Repeat all entries below exactly as shown.

##### MATERIAL SUPPLIED #####

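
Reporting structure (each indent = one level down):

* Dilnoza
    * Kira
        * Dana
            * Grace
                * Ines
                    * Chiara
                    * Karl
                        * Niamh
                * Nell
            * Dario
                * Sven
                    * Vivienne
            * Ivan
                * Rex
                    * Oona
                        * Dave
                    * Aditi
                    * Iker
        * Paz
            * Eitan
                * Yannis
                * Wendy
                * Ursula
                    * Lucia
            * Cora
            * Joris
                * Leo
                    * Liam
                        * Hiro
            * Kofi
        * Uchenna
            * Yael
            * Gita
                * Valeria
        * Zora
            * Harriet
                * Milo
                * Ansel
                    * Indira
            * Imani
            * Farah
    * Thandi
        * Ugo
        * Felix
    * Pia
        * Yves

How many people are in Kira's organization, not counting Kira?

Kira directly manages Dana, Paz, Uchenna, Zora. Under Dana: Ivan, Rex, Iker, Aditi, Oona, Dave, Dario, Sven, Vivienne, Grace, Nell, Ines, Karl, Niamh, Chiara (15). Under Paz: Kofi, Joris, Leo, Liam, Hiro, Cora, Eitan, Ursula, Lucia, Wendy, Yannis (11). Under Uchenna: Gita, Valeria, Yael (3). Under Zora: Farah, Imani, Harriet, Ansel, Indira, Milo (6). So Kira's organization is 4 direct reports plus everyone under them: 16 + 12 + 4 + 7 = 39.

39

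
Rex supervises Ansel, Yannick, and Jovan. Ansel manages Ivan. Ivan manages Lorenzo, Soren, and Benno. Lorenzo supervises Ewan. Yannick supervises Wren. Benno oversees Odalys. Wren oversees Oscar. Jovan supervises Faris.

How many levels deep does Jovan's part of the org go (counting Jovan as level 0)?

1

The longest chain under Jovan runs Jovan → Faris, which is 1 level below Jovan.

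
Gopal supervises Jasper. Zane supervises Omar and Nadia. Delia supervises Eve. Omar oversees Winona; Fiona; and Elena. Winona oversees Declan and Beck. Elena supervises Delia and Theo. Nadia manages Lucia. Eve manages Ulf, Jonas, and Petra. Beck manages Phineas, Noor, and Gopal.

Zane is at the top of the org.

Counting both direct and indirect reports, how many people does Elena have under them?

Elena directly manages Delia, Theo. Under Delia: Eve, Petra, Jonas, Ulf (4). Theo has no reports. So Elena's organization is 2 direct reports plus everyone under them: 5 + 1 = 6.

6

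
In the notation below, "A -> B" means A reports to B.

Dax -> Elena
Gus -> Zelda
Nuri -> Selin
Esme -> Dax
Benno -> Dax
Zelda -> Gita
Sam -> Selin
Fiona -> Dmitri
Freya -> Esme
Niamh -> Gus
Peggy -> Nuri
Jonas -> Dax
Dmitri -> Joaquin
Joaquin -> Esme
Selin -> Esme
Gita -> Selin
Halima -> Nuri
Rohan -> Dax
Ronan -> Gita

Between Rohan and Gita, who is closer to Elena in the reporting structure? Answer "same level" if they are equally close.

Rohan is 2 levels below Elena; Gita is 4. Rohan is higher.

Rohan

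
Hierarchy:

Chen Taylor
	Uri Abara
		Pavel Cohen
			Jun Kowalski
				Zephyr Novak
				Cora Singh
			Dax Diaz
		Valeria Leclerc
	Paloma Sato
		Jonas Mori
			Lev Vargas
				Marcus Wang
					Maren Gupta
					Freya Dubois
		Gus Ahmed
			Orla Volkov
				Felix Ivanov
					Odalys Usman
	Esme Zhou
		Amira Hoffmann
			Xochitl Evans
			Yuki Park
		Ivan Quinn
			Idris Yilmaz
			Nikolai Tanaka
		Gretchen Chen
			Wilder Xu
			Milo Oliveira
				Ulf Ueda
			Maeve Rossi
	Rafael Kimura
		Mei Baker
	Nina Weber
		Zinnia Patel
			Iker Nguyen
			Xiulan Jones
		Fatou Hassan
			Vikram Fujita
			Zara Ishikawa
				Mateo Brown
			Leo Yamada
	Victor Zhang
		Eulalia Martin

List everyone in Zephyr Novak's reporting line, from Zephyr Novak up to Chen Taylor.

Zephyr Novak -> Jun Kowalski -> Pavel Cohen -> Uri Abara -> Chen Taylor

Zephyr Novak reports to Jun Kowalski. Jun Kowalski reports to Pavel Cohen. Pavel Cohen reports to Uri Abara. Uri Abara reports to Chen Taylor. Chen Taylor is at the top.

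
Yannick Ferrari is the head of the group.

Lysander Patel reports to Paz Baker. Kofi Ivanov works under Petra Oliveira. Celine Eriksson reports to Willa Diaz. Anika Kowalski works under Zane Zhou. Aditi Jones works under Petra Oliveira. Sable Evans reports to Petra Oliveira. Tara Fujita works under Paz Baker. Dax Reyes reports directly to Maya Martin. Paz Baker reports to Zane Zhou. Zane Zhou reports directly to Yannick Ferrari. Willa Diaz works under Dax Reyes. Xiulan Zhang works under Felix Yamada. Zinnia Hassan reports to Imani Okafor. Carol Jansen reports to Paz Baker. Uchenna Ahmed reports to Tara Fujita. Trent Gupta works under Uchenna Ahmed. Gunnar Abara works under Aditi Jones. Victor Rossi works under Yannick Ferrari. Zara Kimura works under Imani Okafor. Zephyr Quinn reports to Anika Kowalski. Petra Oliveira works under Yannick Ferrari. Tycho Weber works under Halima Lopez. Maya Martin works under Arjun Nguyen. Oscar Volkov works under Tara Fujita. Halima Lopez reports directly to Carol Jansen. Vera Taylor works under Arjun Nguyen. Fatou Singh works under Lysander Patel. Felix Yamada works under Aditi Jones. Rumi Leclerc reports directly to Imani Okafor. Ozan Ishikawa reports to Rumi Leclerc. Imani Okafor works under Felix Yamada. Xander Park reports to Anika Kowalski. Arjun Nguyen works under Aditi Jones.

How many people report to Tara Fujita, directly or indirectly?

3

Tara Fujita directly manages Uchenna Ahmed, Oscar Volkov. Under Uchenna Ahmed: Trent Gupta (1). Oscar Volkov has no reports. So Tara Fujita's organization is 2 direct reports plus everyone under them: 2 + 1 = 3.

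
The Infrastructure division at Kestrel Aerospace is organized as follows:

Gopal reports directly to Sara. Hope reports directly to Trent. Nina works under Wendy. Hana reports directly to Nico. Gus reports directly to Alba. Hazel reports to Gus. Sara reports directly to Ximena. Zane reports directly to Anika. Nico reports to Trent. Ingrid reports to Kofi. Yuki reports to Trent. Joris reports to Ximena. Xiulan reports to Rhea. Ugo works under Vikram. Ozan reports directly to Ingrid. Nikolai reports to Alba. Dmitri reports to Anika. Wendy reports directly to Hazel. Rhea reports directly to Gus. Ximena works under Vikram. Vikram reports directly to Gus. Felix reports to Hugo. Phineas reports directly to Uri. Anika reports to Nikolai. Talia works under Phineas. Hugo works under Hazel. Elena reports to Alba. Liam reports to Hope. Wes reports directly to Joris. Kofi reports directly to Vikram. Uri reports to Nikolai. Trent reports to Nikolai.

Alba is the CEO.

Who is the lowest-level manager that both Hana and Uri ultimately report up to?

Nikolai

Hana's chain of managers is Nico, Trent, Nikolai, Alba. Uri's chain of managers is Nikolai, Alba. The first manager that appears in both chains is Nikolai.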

#####

### EXERCISE RESULT
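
Reporting structure (each indent = one level down):

* Dilnoza
    * Kira
        * Dana
            * Grace
                * Ines
                    * Chiara
                    * Karl
                        * Niamh
                * Nell
            * Dario
                * Sven
                    * Vivienne
            * Ivan
                * Rex
                    * Oona
                        * Dave
                    * Aditi
                    * Iker
        * Paz
            * Eitan
                * Yannis
                * Wendy
                * Ursula
                    * Lucia
            * Cora
            * Joris
                * Leo
                    * Liam
                        * Hiro
            * Kofi
        * Uchenna
            * Yael
            * Gita
                * Valeria
        * Zora
            * Harriet
                * Milo
                * Ansel
                    * Indira
            * Imani
            * Farah
    * Thandi
        * Ugo
        * Felix
    * Pia
        * Yves

How many people are in Kira's organization, not counting Kira?

Kira directly manages Dana, Paz, Uchenna, Zora. Under Dana: Ivan, Rex, Iker, Aditi, Oona, Dave, Dario, Sven, Vivienne, Grace, Nell, Ines, Karl, Niamh, Chiara (15). Under Paz: Kofi, Joris, Leo, Liam, Hiro, Cora, Eitan, Ursula, Lucia, Wendy, Yannis (11). Under Uchenna: Gita, Valeria, Yael (3). Under Zora: Farah, Imani, Harriet, Ansel, Indira, Milo (6). So Kira's organization is 4 direct reports plus everyone under them: 16 + 12 + 4 + 7 = 39.

39

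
Rex supervises Ansel, Yannick, and Jovan. Ansel manages Ivan. Ivan manages Lorenzo, Soren, and Benno. Lorenzo supervises Ewan. Yannick supervises Wren. Benno oversees Odalys. Wren oversees Oscar. Jovan supervises Faris.

How many levels deep does Jovan's part of the org go (counting Jovan as level 0)?

1

The longest chain under Jovan runs Jovan → Faris, which is 1 level below Jovan.

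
Gopal supervises Jasper. Zane supervises Omar and Nadia. Delia supervises Eve. Omar oversees Winona; Fiona; and Elena. Winona oversees Declan and Beck. Elena supervises Delia and Theo. Nadia manages Lucia. Eve manages Ulf, Jonas, and Petra. Beck manages Phineas, Noor, and Gopal.

Zane is at the top of the org.

Counting both direct and indirect reports, how many people does Elena have under them?

Elena directly manages Delia, Theo. Under Delia: Eve, Petra, Jonas, Ulf (4). Theo has no reports. So Elena's organization is 2 direct reports plus everyone under them: 5 + 1 = 6.

6

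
In the notation below, "A -> B" means A reports to B.

Dax -> Elena
Gus -> Zelda
Nuri -> Selin
Esme -> Dax
Benno -> Dax
Zelda -> Gita
Sam -> Selin
Fiona -> Dmitri
Freya -> Esme
Niamh -> Gus
Peggy -> Nuri
Jonas -> Dax
Dmitri -> Joaquin
Joaquin -> Esme
Selin -> Esme
Gita -> Selin
Halima -> Nuri
Rohan -> Dax
Ronan -> Gita

Between Rohan and Gita, who is closer to Elena in the reporting structure? Answer "same level" if they are equally close.

Rohan is 2 levels below Elena; Gita is 4. Rohan is higher.

Rohan

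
Hierarchy:

Chen Taylor
	Uri Abara
		Pavel Cohen
			Jun Kowalski
				Zephyr Novak
				Cora Singh
			Dax Diaz
		Valeria Leclerc
	Paloma Sato
		Jonas Mori
			Lev Vargas
				Marcus Wang
					Maren Gupta
					Freya Dubois
		Gus Ahmed
			Orla Volkov
				Felix Ivanov
					Odalys Usman
	Esme Zhou
		Amira Hoffmann
			Xochitl Evans
			Yuki Park
		Ivan Quinn
			Idris Yilmaz
			Nikolai Tanaka
		Gretchen Chen
			Wilder Xu
			Milo Oliveira
				Ulf Ueda
			Maeve Rossi
	Rafael Kimura
		Mei Baker
	Nina Weber
		Zinnia Patel
			Iker Nguyen
			Xiulan Jones
		Fatou Hassan
			Vikram Fujita
			Zara Ishikawa
				Mateo Brown
			Leo Yamada
	Victor Zhang
		Eulalia Martin

List everyone in Zephyr Novak's reporting line, from Zephyr Novak up to Chen Taylor.

Zephyr Novak -> Jun Kowalski -> Pavel Cohen -> Uri Abara -> Chen Taylor

Zephyr Novak reports to Jun Kowalski. Jun Kowalski reports to Pavel Cohen. Pavel Cohen reports to Uri Abara. Uri Abara reports to Chen Taylor. Chen Taylor is at the top.

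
Yannick Ferrari is the head of the group.

Lysander Patel reports to Paz Baker. Kofi Ivanov works under Petra Oliveira. Celine Eriksson reports to Willa Diaz. Anika Kowalski works under Zane Zhou. Aditi Jones works under Petra Oliveira. Sable Evans reports to Petra Oliveira. Tara Fujita works under Paz Baker. Dax Reyes reports directly to Maya Martin. Paz Baker reports to Zane Zhou. Zane Zhou reports directly to Yannick Ferrari. Willa Diaz works under Dax Reyes. Xiulan Zhang works under Felix Yamada. Zinnia Hassan reports to Imani Okafor. Carol Jansen reports to Paz Baker. Uchenna Ahmed reports to Tara Fujita. Trent Gupta works under Uchenna Ahmed. Gunnar Abara works under Aditi Jones. Victor Rossi works under Yannick Ferrari. Zara Kimura works under Imani Okafor. Zephyr Quinn reports to Anika Kowalski. Petra Oliveira works under Yannick Ferrari. Tycho Weber works under Halima Lopez. Maya Martin works under Arjun Nguyen. Oscar Volkov works under Tara Fujita. Halima Lopez reports directly to Carol Jansen. Vera Taylor works under Arjun Nguyen. Fatou Singh works under Lysander Patel. Felix Yamada works under Aditi Jones. Rumi Leclerc reports directly to Imani Okafor. Ozan Ishikawa reports to Rumi Leclerc. Imani Okafor works under Felix Yamada. Xander Park reports to Anika Kowalski. Arjun Nguyen works under Aditi Jones.

How many people report to Tara Fujita, directly or indirectly?

3

Tara Fujita directly manages Uchenna Ahmed, Oscar Volkov. Under Uchenna Ahmed: Trent Gupta (1). Oscar Volkov has no reports. So Tara Fujita's organization is 2 direct reports plus everyone under them: 2 + 1 = 3.

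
The Infrastructure division at Kestrel Aerospace is organized as follows:

Gopal reports directly to Sara. Hope reports directly to Trent. Nina works under Wendy. Hana reports directly to Nico. Gus reports directly to Alba. Hazel reports to Gus. Sara reports directly to Ximena. Zane reports directly to Anika. Nico reports to Trent. Ingrid reports to Kofi. Yuki reports to Trent. Joris reports to Ximena. Xiulan reports to Rhea. Ugo works under Vikram. Ozan reports directly to Ingrid. Nikolai reports to Alba. Dmitri reports to Anika. Wendy reports directly to Hazel. Rhea reports directly to Gus. Ximena works under Vikram. Vikram reports directly to Gus. Felix reports to Hugo. Phineas reports directly to Uri. Anika reports to Nikolai. Talia works under Phineas. Hugo works under Hazel. Elena reports to Alba. Liam reports to Hope. Wes reports directly to Joris. Kofi reports directly to Vikram. Uri reports to Nikolai. Trent reports to Nikolai.

Alba is the CEO.

Who is the lowest-level manager that both Hana and Uri ultimately report up to?

Nikolai

Hana's chain of managers is Nico, Trent, Nikolai, Alba. Uri's chain of managers is Nikolai, Alba. The first manager that appears in both chains is Nikolai.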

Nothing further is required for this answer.